(ASSIGNMENT):
The job is to find each line of the records below that includes the word "formatting" and copy it.

(PROVIDED RECORDS):

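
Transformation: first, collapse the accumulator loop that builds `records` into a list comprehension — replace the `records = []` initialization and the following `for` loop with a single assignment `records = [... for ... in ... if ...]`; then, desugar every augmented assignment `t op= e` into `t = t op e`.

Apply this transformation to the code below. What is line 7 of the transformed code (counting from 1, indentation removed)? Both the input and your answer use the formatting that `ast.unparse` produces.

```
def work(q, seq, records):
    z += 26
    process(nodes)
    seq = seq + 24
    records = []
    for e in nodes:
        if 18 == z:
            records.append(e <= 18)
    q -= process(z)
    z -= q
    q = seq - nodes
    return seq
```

z = z - q

Transformed code:
def work(q, seq, records):
    z = z + 26
    process(nodes)
    seq = seq + 24
    records = [e <= 18 for e in nodes if 18 == z]
    q = q - process(z)
    z = z - q
    q = seq - nodes
    return seq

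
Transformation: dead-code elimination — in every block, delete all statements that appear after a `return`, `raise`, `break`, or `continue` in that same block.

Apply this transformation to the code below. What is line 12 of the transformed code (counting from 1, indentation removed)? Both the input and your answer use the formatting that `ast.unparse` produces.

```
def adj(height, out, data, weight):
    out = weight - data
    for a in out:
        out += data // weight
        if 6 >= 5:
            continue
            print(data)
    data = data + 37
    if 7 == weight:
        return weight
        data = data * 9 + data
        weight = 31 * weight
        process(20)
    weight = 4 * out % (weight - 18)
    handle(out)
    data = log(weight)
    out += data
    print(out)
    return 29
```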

(THE ANSWER):
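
Apply this transformation to the code below. What is line 7 of the transformed code (counting from 1, indentation removed)? Both the input and your answer use the formatting that `ast.unparse` produces.
Apply this transformation to the code below. What is line 12 of the transformed code (counting from 1, indentation removed)? Both the input and your answer use the formatting that `ast.unparse` produces.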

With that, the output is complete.